• What to produce
Go through the entries below. Copy each line in which "points" appears.

• Saved data entries
========

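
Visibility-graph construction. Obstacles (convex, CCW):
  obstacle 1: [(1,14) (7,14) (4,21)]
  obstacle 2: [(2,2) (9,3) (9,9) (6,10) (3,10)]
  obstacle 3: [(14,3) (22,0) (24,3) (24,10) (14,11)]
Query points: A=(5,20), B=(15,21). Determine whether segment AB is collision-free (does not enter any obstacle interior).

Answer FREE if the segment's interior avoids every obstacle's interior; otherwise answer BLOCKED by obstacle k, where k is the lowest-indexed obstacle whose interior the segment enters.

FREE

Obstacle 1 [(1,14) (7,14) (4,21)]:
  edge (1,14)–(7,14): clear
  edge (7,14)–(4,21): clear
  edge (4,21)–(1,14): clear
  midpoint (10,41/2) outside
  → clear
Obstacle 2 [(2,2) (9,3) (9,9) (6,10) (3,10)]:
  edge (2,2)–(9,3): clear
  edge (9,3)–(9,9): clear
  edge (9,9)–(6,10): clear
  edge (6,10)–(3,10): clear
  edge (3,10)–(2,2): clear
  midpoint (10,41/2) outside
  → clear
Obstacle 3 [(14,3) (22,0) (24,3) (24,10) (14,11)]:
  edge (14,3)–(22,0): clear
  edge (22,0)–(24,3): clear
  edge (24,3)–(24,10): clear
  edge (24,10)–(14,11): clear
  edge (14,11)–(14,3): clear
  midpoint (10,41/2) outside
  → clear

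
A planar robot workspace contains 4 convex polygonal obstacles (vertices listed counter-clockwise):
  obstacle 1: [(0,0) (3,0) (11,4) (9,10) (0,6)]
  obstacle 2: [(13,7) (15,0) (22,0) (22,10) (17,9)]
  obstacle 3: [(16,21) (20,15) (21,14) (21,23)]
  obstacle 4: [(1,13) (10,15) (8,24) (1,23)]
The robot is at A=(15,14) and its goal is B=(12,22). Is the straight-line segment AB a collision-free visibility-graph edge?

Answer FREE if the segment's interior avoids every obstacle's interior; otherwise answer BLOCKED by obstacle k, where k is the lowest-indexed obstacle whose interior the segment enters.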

========

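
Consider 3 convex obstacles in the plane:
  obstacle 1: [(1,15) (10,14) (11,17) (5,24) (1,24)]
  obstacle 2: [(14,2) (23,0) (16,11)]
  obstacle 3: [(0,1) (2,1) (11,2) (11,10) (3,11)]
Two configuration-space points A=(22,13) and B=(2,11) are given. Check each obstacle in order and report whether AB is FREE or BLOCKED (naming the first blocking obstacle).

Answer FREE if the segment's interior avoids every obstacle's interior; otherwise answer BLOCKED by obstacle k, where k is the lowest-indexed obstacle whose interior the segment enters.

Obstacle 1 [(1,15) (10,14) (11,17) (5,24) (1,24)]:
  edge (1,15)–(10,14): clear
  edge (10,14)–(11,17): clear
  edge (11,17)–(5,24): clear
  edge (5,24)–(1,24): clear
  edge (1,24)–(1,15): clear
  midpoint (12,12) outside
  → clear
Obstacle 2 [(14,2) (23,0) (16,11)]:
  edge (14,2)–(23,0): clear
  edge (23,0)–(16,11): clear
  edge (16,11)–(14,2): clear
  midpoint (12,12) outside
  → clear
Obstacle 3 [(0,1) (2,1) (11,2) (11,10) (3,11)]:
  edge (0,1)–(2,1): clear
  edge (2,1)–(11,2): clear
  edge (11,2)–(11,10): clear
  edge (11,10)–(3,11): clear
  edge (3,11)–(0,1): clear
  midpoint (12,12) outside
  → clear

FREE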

========

• Response
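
Query points: A=(5,20), B=(15,21). Determine whether segment AB is collision-free (does not enter any obstacle interior).
Two configuration-space points A=(22,13) and B=(2,11) are given. Check each obstacle in order and report whether AB is FREE or BLOCKED (naming the first blocking obstacle).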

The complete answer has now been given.